RECORDS FOR THIS EXERCISE =
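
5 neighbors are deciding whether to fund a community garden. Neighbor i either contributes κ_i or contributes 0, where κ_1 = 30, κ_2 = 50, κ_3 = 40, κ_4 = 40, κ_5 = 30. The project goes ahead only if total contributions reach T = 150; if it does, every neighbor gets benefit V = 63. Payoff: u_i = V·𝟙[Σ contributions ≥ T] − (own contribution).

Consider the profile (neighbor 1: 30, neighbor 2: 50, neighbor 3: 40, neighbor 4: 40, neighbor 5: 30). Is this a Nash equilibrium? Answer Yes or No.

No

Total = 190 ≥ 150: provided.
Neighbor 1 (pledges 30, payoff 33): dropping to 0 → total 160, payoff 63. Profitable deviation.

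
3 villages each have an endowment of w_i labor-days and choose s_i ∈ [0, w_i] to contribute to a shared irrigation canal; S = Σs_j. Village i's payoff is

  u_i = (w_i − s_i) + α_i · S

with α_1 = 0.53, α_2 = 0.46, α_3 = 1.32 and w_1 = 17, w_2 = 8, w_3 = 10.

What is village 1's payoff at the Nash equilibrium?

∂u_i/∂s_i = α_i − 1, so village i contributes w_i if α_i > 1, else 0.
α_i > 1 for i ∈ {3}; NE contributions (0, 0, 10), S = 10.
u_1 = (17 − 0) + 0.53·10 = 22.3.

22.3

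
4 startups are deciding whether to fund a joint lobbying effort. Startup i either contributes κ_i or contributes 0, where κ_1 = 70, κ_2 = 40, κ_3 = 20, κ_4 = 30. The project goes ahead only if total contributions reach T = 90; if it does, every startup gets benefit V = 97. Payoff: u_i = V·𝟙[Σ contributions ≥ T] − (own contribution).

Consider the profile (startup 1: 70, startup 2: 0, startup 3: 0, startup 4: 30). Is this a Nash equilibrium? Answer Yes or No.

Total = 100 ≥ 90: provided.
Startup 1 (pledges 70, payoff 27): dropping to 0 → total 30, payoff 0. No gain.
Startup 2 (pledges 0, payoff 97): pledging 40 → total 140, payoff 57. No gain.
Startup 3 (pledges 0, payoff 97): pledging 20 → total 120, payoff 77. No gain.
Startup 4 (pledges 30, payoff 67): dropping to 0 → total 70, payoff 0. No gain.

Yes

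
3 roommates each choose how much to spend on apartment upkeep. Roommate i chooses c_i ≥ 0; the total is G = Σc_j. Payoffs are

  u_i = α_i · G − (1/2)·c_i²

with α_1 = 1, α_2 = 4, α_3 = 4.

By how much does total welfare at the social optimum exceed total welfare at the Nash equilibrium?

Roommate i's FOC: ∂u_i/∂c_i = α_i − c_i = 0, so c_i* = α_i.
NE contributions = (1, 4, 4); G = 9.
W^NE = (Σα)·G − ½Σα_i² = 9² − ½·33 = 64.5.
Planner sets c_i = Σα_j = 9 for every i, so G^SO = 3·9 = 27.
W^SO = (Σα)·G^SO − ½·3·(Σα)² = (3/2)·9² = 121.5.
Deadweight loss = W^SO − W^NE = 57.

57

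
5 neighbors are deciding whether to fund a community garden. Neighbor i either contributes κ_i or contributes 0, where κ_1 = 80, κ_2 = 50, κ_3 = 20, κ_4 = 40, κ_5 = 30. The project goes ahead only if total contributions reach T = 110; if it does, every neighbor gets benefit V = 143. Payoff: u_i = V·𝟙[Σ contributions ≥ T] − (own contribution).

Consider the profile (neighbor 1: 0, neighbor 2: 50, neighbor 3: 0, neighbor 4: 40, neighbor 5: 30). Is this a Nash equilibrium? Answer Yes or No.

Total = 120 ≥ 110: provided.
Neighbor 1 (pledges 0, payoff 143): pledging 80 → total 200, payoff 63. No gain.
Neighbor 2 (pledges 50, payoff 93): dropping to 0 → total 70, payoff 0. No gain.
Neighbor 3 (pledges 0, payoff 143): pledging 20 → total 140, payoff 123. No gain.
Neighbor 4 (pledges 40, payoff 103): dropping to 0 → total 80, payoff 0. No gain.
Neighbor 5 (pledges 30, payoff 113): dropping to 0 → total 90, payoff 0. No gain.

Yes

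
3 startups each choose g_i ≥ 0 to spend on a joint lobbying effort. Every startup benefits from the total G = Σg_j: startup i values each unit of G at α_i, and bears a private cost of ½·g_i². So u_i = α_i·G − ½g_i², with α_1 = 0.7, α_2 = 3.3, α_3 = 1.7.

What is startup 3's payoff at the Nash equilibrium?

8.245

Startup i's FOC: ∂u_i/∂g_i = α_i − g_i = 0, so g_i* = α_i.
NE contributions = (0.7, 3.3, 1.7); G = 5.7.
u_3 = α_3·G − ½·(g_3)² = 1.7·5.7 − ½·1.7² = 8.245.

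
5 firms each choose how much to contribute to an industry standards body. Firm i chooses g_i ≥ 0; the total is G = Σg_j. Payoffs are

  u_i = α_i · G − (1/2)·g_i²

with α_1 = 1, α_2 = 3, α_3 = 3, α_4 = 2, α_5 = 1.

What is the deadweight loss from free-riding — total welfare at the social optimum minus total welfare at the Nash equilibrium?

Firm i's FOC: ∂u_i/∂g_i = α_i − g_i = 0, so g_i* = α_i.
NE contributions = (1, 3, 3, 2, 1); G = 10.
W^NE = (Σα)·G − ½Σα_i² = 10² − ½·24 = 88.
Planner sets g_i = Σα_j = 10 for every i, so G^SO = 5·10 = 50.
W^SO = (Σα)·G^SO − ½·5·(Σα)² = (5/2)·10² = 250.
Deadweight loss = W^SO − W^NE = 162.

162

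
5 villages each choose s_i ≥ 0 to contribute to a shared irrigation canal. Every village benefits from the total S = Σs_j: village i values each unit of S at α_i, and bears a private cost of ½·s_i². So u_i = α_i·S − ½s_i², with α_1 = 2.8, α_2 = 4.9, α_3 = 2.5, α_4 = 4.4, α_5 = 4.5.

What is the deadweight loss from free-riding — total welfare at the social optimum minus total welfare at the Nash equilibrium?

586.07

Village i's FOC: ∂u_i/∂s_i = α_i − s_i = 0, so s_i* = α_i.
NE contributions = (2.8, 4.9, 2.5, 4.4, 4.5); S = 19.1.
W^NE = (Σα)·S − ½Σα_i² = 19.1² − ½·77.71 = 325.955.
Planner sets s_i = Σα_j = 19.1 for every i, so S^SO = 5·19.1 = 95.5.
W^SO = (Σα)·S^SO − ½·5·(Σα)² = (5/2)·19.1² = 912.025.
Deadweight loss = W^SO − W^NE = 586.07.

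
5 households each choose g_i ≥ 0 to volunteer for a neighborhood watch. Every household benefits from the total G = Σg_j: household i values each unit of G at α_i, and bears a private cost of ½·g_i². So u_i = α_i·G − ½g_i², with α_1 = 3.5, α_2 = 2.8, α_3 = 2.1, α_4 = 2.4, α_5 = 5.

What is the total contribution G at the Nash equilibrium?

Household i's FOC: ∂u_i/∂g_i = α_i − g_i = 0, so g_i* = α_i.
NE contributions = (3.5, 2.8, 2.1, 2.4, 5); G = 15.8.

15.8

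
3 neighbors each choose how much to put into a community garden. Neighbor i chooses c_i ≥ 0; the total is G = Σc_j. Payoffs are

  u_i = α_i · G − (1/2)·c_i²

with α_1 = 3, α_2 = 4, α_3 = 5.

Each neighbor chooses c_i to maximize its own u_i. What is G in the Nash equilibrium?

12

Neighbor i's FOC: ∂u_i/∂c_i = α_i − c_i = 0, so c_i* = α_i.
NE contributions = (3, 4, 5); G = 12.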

YOUR OBJECTIVE = Returned text must match every record word for word.

REPLY TO THE EXERCISE =
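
5 neighbors are deciding whether to fund a community garden. Neighbor i either contributes κ_i or contributes 0, where κ_1 = 30, κ_2 = 50, κ_3 = 40, κ_4 = 40, κ_5 = 30. The project goes ahead only if total contributions reach T = 150; if it does, every neighbor gets benefit V = 63. Payoff: u_i = V·𝟙[Σ contributions ≥ T] − (own contribution).

Consider the profile (neighbor 1: 30, neighbor 2: 50, neighbor 3: 40, neighbor 4: 40, neighbor 5: 30). Is this a Nash equilibrium? Answer Yes or No.

No

Total = 190 ≥ 150: provided.
Neighbor 1 (pledges 30, payoff 33): dropping to 0 → total 160, payoff 63. Profitable deviation.

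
3 villages each have an endowment of w_i labor-days and choose s_i ∈ [0, w_i] to contribute to a shared irrigation canal; S = Σs_j. Village i's payoff is

  u_i = (w_i − s_i) + α_i · S

with α_1 = 0.53, α_2 = 0.46, α_3 = 1.32 and w_1 = 17, w_2 = 8, w_3 = 10.

What is village 1's payoff at the Nash equilibrium?

∂u_i/∂s_i = α_i − 1, so village i contributes w_i if α_i > 1, else 0.
α_i > 1 for i ∈ {3}; NE contributions (0, 0, 10), S = 10.
u_1 = (17 − 0) + 0.53·10 = 22.3.

22.3

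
4 startups are deciding whether to fund a joint lobbying effort. Startup i either contributes κ_i or contributes 0, where κ_1 = 70, κ_2 = 40, κ_3 = 20, κ_4 = 30. The project goes ahead only if total contributions reach T = 90; if it does, every startup gets benefit V = 97. Payoff: u_i = V·𝟙[Σ contributions ≥ T] − (own contribution).

Consider the profile (startup 1: 70, startup 2: 0, startup 3: 0, startup 4: 30). Is this a Nash equilibrium? Answer Yes or No.

Total = 100 ≥ 90: provided.
Startup 1 (pledges 70, payoff 27): dropping to 0 → total 30, payoff 0. No gain.
Startup 2 (pledges 0, payoff 97): pledging 40 → total 140, payoff 57. No gain.
Startup 3 (pledges 0, payoff 97): pledging 20 → total 120, payoff 77. No gain.
Startup 4 (pledges 30, payoff 67): dropping to 0 → total 70, payoff 0. No gain.

Yes

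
3 roommates each choose how much to spend on apartment upkeep. Roommate i chooses c_i ≥ 0; the total is G = Σc_j. Payoffs are

  u_i = α_i · G − (1/2)·c_i²

with α_1 = 1, α_2 = 4, α_3 = 4.

By how much does total welfare at the social optimum exceed total welfare at the Nash equilibrium?

Roommate i's FOC: ∂u_i/∂c_i = α_i − c_i = 0, so c_i* = α_i.
NE contributions = (1, 4, 4); G = 9.
W^NE = (Σα)·G − ½Σα_i² = 9² − ½·33 = 64.5.
Planner sets c_i = Σα_j = 9 for every i, so G^SO = 3·9 = 27.
W^SO = (Σα)·G^SO − ½·3·(Σα)² = (3/2)·9² = 121.5.
Deadweight loss = W^SO − W^NE = 57.

57

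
5 neighbors are deciding whether to fund a community garden. Neighbor i either contributes κ_i or contributes 0, where κ_1 = 80, κ_2 = 50, κ_3 = 20, κ_4 = 40, κ_5 = 30. The project goes ahead only if total contributions reach T = 110; if it does, every neighbor gets benefit V = 143. Payoff: u_i = V·𝟙[Σ contributions ≥ T] − (own contribution).

Consider the profile (neighbor 1: 0, neighbor 2: 50, neighbor 3: 0, neighbor 4: 40, neighbor 5: 30). Is this a Nash equilibrium? Answer Yes or No.

Total = 120 ≥ 110: provided.
Neighbor 1 (pledges 0, payoff 143): pledging 80 → total 200, payoff 63. No gain.
Neighbor 2 (pledges 50, payoff 93): dropping to 0 → total 70, payoff 0. No gain.
Neighbor 3 (pledges 0, payoff 143): pledging 20 → total 140, payoff 123. No gain.
Neighbor 4 (pledges 40, payoff 103): dropping to 0 → total 80, payoff 0. No gain.
Neighbor 5 (pledges 30, payoff 113): dropping to 0 → total 90, payoff 0. No gain.

Yes

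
3 startups each choose g_i ≥ 0 to spend on a joint lobbying effort. Every startup benefits from the total G = Σg_j: startup i values each unit of G at α_i, and bears a private cost of ½·g_i². So u_i = α_i·G − ½g_i², with α_1 = 0.7, α_2 = 3.3, α_3 = 1.7.

What is startup 3's payoff at the Nash equilibrium?

8.245

Startup i's FOC: ∂u_i/∂g_i = α_i − g_i = 0, so g_i* = α_i.
NE contributions = (0.7, 3.3, 1.7); G = 5.7.
u_3 = α_3·G − ½·(g_3)² = 1.7·5.7 − ½·1.7² = 8.245.

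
5 firms each choose how much to contribute to an industry standards body. Firm i chooses g_i ≥ 0; the total is G = Σg_j. Payoffs are

  u_i = α_i · G − (1/2)·g_i²

with α_1 = 1, α_2 = 3, α_3 = 3, α_4 = 2, α_5 = 1.

What is the deadweight loss from free-riding — total welfare at the social optimum minus total welfare at the Nash equilibrium?

Firm i's FOC: ∂u_i/∂g_i = α_i − g_i = 0, so g_i* = α_i.
NE contributions = (1, 3, 3, 2, 1); G = 10.
W^NE = (Σα)·G − ½Σα_i² = 10² − ½·24 = 88.
Planner sets g_i = Σα_j = 10 for every i, so G^SO = 5·10 = 50.
W^SO = (Σα)·G^SO − ½·5·(Σα)² = (5/2)·10² = 250.
Deadweight loss = W^SO − W^NE = 162.

162

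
5 villages each choose s_i ≥ 0 to contribute to a shared irrigation canal. Every village benefits from the total S = Σs_j: village i values each unit of S at α_i, and bears a private cost of ½·s_i². So u_i = α_i·S − ½s_i², with α_1 = 2.8, α_2 = 4.9, α_3 = 2.5, α_4 = 4.4, α_5 = 4.5.

What is the deadweight loss from free-riding — total welfare at the social optimum minus total welfare at the Nash equilibrium?

586.07

Village i's FOC: ∂u_i/∂s_i = α_i − s_i = 0, so s_i* = α_i.
NE contributions = (2.8, 4.9, 2.5, 4.4, 4.5); S = 19.1.
W^NE = (Σα)·S − ½Σα_i² = 19.1² − ½·77.71 = 325.955.
Planner sets s_i = Σα_j = 19.1 for every i, so S^SO = 5·19.1 = 95.5.
W^SO = (Σα)·S^SO − ½·5·(Σα)² = (5/2)·19.1² = 912.025.
Deadweight loss = W^SO − W^NE = 586.07.

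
5 households each choose g_i ≥ 0 to volunteer for a neighborhood watch. Every household benefits from the total G = Σg_j: household i values each unit of G at α_i, and bears a private cost of ½·g_i². So u_i = α_i·G − ½g_i², with α_1 = 3.5, α_2 = 2.8, α_3 = 2.1, α_4 = 2.4, α_5 = 5.

What is the total contribution G at the Nash equilibrium?

Household i's FOC: ∂u_i/∂g_i = α_i − g_i = 0, so g_i* = α_i.
NE contributions = (3.5, 2.8, 2.1, 2.4, 5); G = 15.8.

15.8

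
3 neighbors each choose how much to put into a community garden. Neighbor i chooses c_i ≥ 0; the total is G = Σc_j. Payoffs are

  u_i = α_i · G − (1/2)·c_i²

with α_1 = 3, α_2 = 4, α_3 = 5.

Each neighbor chooses c_i to maximize its own u_i. What is G in the Nash equilibrium?

12

Neighbor i's FOC: ∂u_i/∂c_i = α_i − c_i = 0, so c_i* = α_i.
NE contributions = (3, 4, 5); G = 12.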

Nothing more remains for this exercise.